• Collected data:
Segment Open
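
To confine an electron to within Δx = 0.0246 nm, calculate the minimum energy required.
15.740 eV

Localizing a particle requires giving it sufficient momentum uncertainty:

1. From uncertainty principle: Δp ≥ ℏ/(2Δx)
   Δp_min = (1.055e-34 J·s) / (2 × 2.460e-11 m)
   Δp_min = 2.143e-24 kg·m/s

2. This momentum uncertainty corresponds to kinetic energy:
   KE ≈ (Δp)²/(2m) = (2.143e-24)²/(2 × 9.109e-31 kg)
   KE = 2.522e-18 J = 15.740 eV

Tighter localization requires more energy.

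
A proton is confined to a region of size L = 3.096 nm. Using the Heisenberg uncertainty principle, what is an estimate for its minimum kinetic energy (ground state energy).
541.193 neV

Using the uncertainty principle to estimate ground state energy:

1. The position uncertainty is approximately the confinement size:
   Δx ≈ L = 3.096e-09 m

2. From ΔxΔp ≥ ℏ/2, the minimum momentum uncertainty is:
   Δp ≈ ℏ/(2L) = 1.703e-26 kg·m/s

3. The kinetic energy is approximately:
   KE ≈ (Δp)²/(2m) = (1.703e-26)²/(2 × 1.673e-27 kg)
   KE ≈ 8.671e-26 J = 541.193 neV

This is an order-of-magnitude estimate of the ground state energy.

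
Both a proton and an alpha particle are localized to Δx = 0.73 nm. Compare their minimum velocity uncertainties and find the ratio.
The proton has the larger minimum velocity uncertainty, by a ratio of 4.0.

For both particles, Δp_min = ℏ/(2Δx) = 7.223e-26 kg·m/s (same for both).

The velocity uncertainty is Δv = Δp/m:
- proton: Δv = 7.223e-26 / 1.673e-27 = 4.318e+01 m/s = 43.184 m/s
- alpha particle: Δv = 7.223e-26 / 6.645e-27 = 1.087e+01 m/s = 10.871 m/s

Ratio: 4.318e+01 / 1.087e+01 = 4.0

The lighter particle has larger velocity uncertainty because Δv ∝ 1/m.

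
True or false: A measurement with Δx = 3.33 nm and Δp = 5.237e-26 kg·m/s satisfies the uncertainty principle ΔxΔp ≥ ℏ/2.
Yes, it satisfies the uncertainty principle.

Calculate the product ΔxΔp:
ΔxΔp = (3.330e-09 m) × (5.237e-26 kg·m/s)
ΔxΔp = 1.744e-34 J·s

Compare to the minimum allowed value ℏ/2:
ℏ/2 = 5.273e-35 J·s

Since ΔxΔp = 1.744e-34 J·s ≥ 5.273e-35 J·s = ℏ/2,
the measurement satisfies the uncertainty principle.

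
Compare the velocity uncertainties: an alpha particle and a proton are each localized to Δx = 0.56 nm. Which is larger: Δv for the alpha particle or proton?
The proton has the larger minimum velocity uncertainty, by a ratio of 4.0.

For both particles, Δp_min = ℏ/(2Δx) = 9.416e-26 kg·m/s (same for both).

The velocity uncertainty is Δv = Δp/m:
- alpha particle: Δv = 9.416e-26 / 6.645e-27 = 1.417e+01 m/s = 14.171 m/s
- proton: Δv = 9.416e-26 / 1.673e-27 = 5.629e+01 m/s = 56.294 m/s

Ratio: 5.629e+01 / 1.417e+01 = 4.0

The lighter particle has larger velocity uncertainty because Δv ∝ 1/m.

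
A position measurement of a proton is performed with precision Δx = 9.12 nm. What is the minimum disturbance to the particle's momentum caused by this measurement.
5.782 × 10^-27 kg·m/s

The uncertainty principle implies that measuring position disturbs momentum:
ΔxΔp ≥ ℏ/2

When we measure position with precision Δx, we necessarily introduce a momentum uncertainty:
Δp ≥ ℏ/(2Δx)
Δp_min = (1.055e-34 J·s) / (2 × 9.120e-09 m)
Δp_min = 5.782e-27 kg·m/s

The more precisely we measure position, the greater the momentum disturbance.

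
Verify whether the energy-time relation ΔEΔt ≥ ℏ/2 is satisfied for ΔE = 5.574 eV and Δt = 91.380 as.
Yes, it satisfies the uncertainty relation.

Calculate the product ΔEΔt:
ΔE = 5.574 eV = 8.931e-19 J
ΔEΔt = (8.931e-19 J) × (9.138e-17 s)
ΔEΔt = 8.161e-35 J·s

Compare to the minimum allowed value ℏ/2:
ℏ/2 = 5.273e-35 J·s

Since ΔEΔt = 8.161e-35 J·s ≥ 5.273e-35 J·s = ℏ/2,
this satisfies the uncertainty relation.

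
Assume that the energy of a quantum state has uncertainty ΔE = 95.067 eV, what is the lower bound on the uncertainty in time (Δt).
3.462 as

Using the energy-time uncertainty principle:
ΔEΔt ≥ ℏ/2

The minimum uncertainty in time is:
Δt_min = ℏ/(2ΔE)
Δt_min = (1.055e-34 J·s) / (2 × 1.523e-17 J)
Δt_min = 3.462e-18 s = 3.462 as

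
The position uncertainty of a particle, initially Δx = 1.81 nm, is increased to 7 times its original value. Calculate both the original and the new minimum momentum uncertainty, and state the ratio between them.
Original Δp_min = 2.913 × 10^-26 kg·m/s; new Δp'_min = 4.162 × 10^-27 kg·m/s; ratio Δp'_min/Δp_min = 1/7.

From the uncertainty principle ΔxΔp ≥ ℏ/2, the minimum momentum uncertainty is Δp_min = ℏ/(2Δx).

Original (Δx = 1.81 nm = 1.810e-09 m):
Δp_min = (1.055e-34 J·s)/(2 × 1.810e-09 m) = 2.913e-26 kg·m/s

When Δx → 7Δx:
Δp'_min = ℏ/(2 × 7Δx) = (1/7) × ℏ/(2Δx) = (1/7) × Δp_min
Δp'_min = 1/7 × 2.913e-26 kg·m/s = 4.162e-27 kg·m/s

Since Δp_min ∝ 1/Δx, when Δx is increased to 7 times its original value, Δp_min decreases to 1/7 of its original value.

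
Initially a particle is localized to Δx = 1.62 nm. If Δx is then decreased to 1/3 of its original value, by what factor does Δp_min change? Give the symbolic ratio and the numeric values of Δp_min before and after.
Original Δp_min = 3.255 × 10^-26 kg·m/s; new Δp'_min = 9.765 × 10^-26 kg·m/s; ratio Δp'_min/Δp_min = 3.

From the uncertainty principle ΔxΔp ≥ ℏ/2, the minimum momentum uncertainty is Δp_min = ℏ/(2Δx).

Original (Δx = 1.62 nm = 1.620e-09 m):
Δp_min = (1.055e-34 J·s)/(2 × 1.620e-09 m) = 3.255e-26 kg·m/s

When Δx → (1/3)Δx:
Δp'_min = ℏ/(2 × (1/3)Δx) = 3 × ℏ/(2Δx) = 3 × Δp_min
Δp'_min = 3 × 3.255e-26 kg·m/s = 9.765e-26 kg·m/s

Since Δp_min ∝ 1/Δx, when Δx is decreased to 1/3 of its original value, Δp_min increases to 3 times its original value.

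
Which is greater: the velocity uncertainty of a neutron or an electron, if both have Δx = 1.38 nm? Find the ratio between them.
The electron has the larger minimum velocity uncertainty, by a ratio of 1838.7.

For both particles, Δp_min = ℏ/(2Δx) = 3.821e-26 kg·m/s (same for both).

The velocity uncertainty is Δv = Δp/m:
- neutron: Δv = 3.821e-26 / 1.675e-27 = 2.281e+01 m/s = 22.812 m/s
- electron: Δv = 3.821e-26 / 9.109e-31 = 4.194e+04 m/s = 41.945 km/s

Ratio: 4.194e+04 / 2.281e+01 = 1838.7

The lighter particle has larger velocity uncertainty because Δv ∝ 1/m.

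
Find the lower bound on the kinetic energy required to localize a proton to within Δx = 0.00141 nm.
2.609 eV

Localizing a particle requires giving it sufficient momentum uncertainty:

1. From uncertainty principle: Δp ≥ ℏ/(2Δx)
   Δp_min = (1.055e-34 J·s) / (2 × 1.410e-12 m)
   Δp_min = 3.740e-23 kg·m/s

2. This momentum uncertainty corresponds to kinetic energy:
   KE ≈ (Δp)²/(2m) = (3.740e-23)²/(2 × 1.673e-27 kg)
   KE = 4.180e-19 J = 2.609 eV

Tighter localization requires more energy.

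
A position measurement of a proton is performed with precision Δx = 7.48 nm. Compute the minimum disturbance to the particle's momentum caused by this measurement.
7.049 × 10^-27 kg·m/s

The uncertainty principle implies that measuring position disturbs momentum:
ΔxΔp ≥ ℏ/2

When we measure position with precision Δx, we necessarily introduce a momentum uncertainty:
Δp ≥ ℏ/(2Δx)
Δp_min = (1.055e-34 J·s) / (2 × 7.480e-09 m)
Δp_min = 7.049e-27 kg·m/s

The more precisely we measure position, the greater the momentum disturbance.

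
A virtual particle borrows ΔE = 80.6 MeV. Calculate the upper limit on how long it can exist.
4.083 ys

Using the energy-time uncertainty principle:
ΔEΔt ≥ ℏ/2

For a virtual particle borrowing energy ΔE, the maximum lifetime is:
Δt_max = ℏ/(2ΔE)

Converting energy:
ΔE = 80.6 MeV = 1.291e-11 J

Δt_max = (1.055e-34 J·s) / (2 × 1.291e-11 J)
Δt_max = 4.083e-24 s = 4.083 ys

Virtual particles with higher borrowed energy exist for shorter times.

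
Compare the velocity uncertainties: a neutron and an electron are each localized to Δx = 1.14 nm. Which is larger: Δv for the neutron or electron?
The electron has the larger minimum velocity uncertainty, by a ratio of 1838.7.

For both particles, Δp_min = ℏ/(2Δx) = 4.625e-26 kg·m/s (same for both).

The velocity uncertainty is Δv = Δp/m:
- neutron: Δv = 4.625e-26 / 1.675e-27 = 2.762e+01 m/s = 27.615 m/s
- electron: Δv = 4.625e-26 / 9.109e-31 = 5.078e+04 m/s = 50.775 km/s

Ratio: 5.078e+04 / 2.762e+01 = 1838.7

The lighter particle has larger velocity uncertainty because Δv ∝ 1/m.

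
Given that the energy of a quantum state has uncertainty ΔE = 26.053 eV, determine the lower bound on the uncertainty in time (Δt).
12.632 as

Using the energy-time uncertainty principle:
ΔEΔt ≥ ℏ/2

The minimum uncertainty in time is:
Δt_min = ℏ/(2ΔE)
Δt_min = (1.055e-34 J·s) / (2 × 4.174e-18 J)
Δt_min = 1.263e-17 s = 12.632 as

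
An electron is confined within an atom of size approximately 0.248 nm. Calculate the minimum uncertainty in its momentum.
2.126 × 10^-25 kg·m/s

Using the Heisenberg uncertainty principle:
ΔxΔp ≥ ℏ/2

With Δx ≈ L = 2.480e-10 m (the confinement size):
Δp_min = ℏ/(2Δx)
Δp_min = (1.055e-34 J·s) / (2 × 2.480e-10 m)
Δp_min = 2.126e-25 kg·m/s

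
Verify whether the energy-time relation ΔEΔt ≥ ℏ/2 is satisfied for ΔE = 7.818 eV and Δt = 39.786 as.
No, it violates the uncertainty relation.

Calculate the product ΔEΔt:
ΔE = 7.818 eV = 1.253e-18 J
ΔEΔt = (1.253e-18 J) × (3.979e-17 s)
ΔEΔt = 4.984e-35 J·s

Compare to the minimum allowed value ℏ/2:
ℏ/2 = 5.273e-35 J·s

Since ΔEΔt = 4.984e-35 J·s < 5.273e-35 J·s = ℏ/2,
this violates the uncertainty relation.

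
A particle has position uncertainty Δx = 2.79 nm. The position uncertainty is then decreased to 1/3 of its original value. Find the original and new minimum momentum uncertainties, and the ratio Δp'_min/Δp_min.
Original Δp_min = 1.890 × 10^-26 kg·m/s; new Δp'_min = 5.670 × 10^-26 kg·m/s; ratio Δp'_min/Δp_min = 3.

From the uncertainty principle ΔxΔp ≥ ℏ/2, the minimum momentum uncertainty is Δp_min = ℏ/(2Δx).

Original (Δx = 2.79 nm = 2.790e-09 m):
Δp_min = (1.055e-34 J·s)/(2 × 2.790e-09 m) = 1.890e-26 kg·m/s

When Δx → (1/3)Δx:
Δp'_min = ℏ/(2 × (1/3)Δx) = 3 × ℏ/(2Δx) = 3 × Δp_min
Δp'_min = 3 × 1.890e-26 kg·m/s = 5.670e-26 kg·m/s

Since Δp_min ∝ 1/Δx, when Δx is decreased to 1/3 of its original value, Δp_min increases to 3 times its original value.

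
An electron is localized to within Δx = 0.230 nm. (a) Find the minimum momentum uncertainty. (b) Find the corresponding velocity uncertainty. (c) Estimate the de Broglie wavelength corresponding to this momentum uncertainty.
(a) Δp_min = 2.293 × 10^-25 kg·m/s
(b) Δv_min = 251.669 km/s
(c) λ_dB = 2.890 nm

Step-by-step:

(a) From the uncertainty principle:
Δp_min = ℏ/(2Δx) = (1.055e-34 J·s)/(2 × 2.300e-10 m) = 2.293e-25 kg·m/s

(b) The velocity uncertainty:
Δv = Δp/m = (2.293e-25 kg·m/s)/(9.109e-31 kg) = 2.517e+05 m/s = 251.669 km/s

(c) The de Broglie wavelength for this momentum:
λ = h/p = (6.626e-34 J·s)/(2.293e-25 kg·m/s) = 2.890e-09 m = 2.890 nm

Note: The de Broglie wavelength is comparable to the localization size, as expected from wave-particle duality.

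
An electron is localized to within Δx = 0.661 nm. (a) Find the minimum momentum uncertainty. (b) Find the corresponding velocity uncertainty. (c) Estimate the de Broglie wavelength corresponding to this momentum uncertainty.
(a) Δp_min = 7.977 × 10^-26 kg·m/s
(b) Δv_min = 87.570 km/s
(c) λ_dB = 8.306 nm

Step-by-step:

(a) From the uncertainty principle:
Δp_min = ℏ/(2Δx) = (1.055e-34 J·s)/(2 × 6.610e-10 m) = 7.977e-26 kg·m/s

(b) The velocity uncertainty:
Δv = Δp/m = (7.977e-26 kg·m/s)/(9.109e-31 kg) = 8.757e+04 m/s = 87.570 km/s

(c) The de Broglie wavelength for this momentum:
λ = h/p = (6.626e-34 J·s)/(7.977e-26 kg·m/s) = 8.306e-09 m = 8.306 nm

Note: The de Broglie wavelength is comparable to the localization size, as expected from wave-particle duality.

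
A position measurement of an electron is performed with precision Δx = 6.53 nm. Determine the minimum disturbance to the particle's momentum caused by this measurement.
8.075 × 10^-27 kg·m/s

The uncertainty principle implies that measuring position disturbs momentum:
ΔxΔp ≥ ℏ/2

When we measure position with precision Δx, we necessarily introduce a momentum uncertainty:
Δp ≥ ℏ/(2Δx)
Δp_min = (1.055e-34 J·s) / (2 × 6.530e-09 m)
Δp_min = 8.075e-27 kg·m/s

The more precisely we measure position, the greater the momentum disturbance.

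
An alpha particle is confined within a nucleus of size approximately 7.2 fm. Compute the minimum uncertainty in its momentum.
7.323 × 10^-21 kg·m/s

Using the Heisenberg uncertainty principle:
ΔxΔp ≥ ℏ/2

With Δx ≈ L = 7.200e-15 m (the confinement size):
Δp_min = ℏ/(2Δx)
Δp_min = (1.055e-34 J·s) / (2 × 7.200e-15 m)
Δp_min = 7.323e-21 kg·m/s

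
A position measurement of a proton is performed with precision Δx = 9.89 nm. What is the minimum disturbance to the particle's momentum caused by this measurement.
5.332 × 10^-27 kg·m/s

The uncertainty principle implies that measuring position disturbs momentum:
ΔxΔp ≥ ℏ/2

When we measure position with precision Δx, we necessarily introduce a momentum uncertainty:
Δp ≥ ℏ/(2Δx)
Δp_min = (1.055e-34 J·s) / (2 × 9.890e-09 m)
Δp_min = 5.332e-27 kg·m/s

The more precisely we measure position, the greater the momentum disturbance.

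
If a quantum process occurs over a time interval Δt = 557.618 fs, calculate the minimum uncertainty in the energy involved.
590.200 μeV

Using the energy-time uncertainty principle:
ΔEΔt ≥ ℏ/2

The minimum uncertainty in energy is:
ΔE_min = ℏ/(2Δt)
ΔE_min = (1.055e-34 J·s) / (2 × 5.576e-13 s)
ΔE_min = 9.456e-23 J = 590.200 μeV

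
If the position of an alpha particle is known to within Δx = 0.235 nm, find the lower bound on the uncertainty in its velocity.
33.768 m/s

Using the Heisenberg uncertainty principle and Δp = mΔv:
ΔxΔp ≥ ℏ/2
Δx(mΔv) ≥ ℏ/2

The minimum uncertainty in velocity is:
Δv_min = ℏ/(2mΔx)
Δv_min = (1.055e-34 J·s) / (2 × 6.645e-27 kg × 2.350e-10 m)
Δv_min = 3.377e+01 m/s = 33.768 m/s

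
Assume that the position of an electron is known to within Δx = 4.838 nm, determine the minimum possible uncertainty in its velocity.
11.964 km/s

Using the Heisenberg uncertainty principle and Δp = mΔv:
ΔxΔp ≥ ℏ/2
Δx(mΔv) ≥ ℏ/2

The minimum uncertainty in velocity is:
Δv_min = ℏ/(2mΔx)
Δv_min = (1.055e-34 J·s) / (2 × 9.109e-31 kg × 4.838e-09 m)
Δv_min = 1.196e+04 m/s = 11.964 km/s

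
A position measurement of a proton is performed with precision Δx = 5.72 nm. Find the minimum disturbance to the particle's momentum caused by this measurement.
9.218 × 10^-27 kg·m/s

The uncertainty principle implies that measuring position disturbs momentum:
ΔxΔp ≥ ℏ/2

When we measure position with precision Δx, we necessarily introduce a momentum uncertainty:
Δp ≥ ℏ/(2Δx)
Δp_min = (1.055e-34 J·s) / (2 × 5.720e-09 m)
Δp_min = 9.218e-27 kg·m/s

The more precisely we measure position, the greater the momentum disturbance.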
Segment Closed
• ASSIGNMENT: From the line that holds "Assume that the position" to the last line of the records above, print each line exactly. Add nothing else.

• TASK RESULT:
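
Assume that the position of an electron is known to within Δx = 4.838 nm, determine the minimum possible uncertainty in its velocity.
11.964 km/s

Using the Heisenberg uncertainty principle and Δp = mΔv:
ΔxΔp ≥ ℏ/2
Δx(mΔv) ≥ ℏ/2

The minimum uncertainty in velocity is:
Δv_min = ℏ/(2mΔx)
Δv_min = (1.055e-34 J·s) / (2 × 9.109e-31 kg × 4.838e-09 m)
Δv_min = 1.196e+04 m/s = 11.964 km/s

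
A position measurement of a proton is performed with precision Δx = 5.72 nm. Find the minimum disturbance to the particle's momentum caused by this measurement.
9.218 × 10^-27 kg·m/s

The uncertainty principle implies that measuring position disturbs momentum:
ΔxΔp ≥ ℏ/2

When we measure position with precision Δx, we necessarily introduce a momentum uncertainty:
Δp ≥ ℏ/(2Δx)
Δp_min = (1.055e-34 J·s) / (2 × 5.720e-09 m)
Δp_min = 9.218e-27 kg·m/s

The more precisely we measure position, the greater the momentum disturbance.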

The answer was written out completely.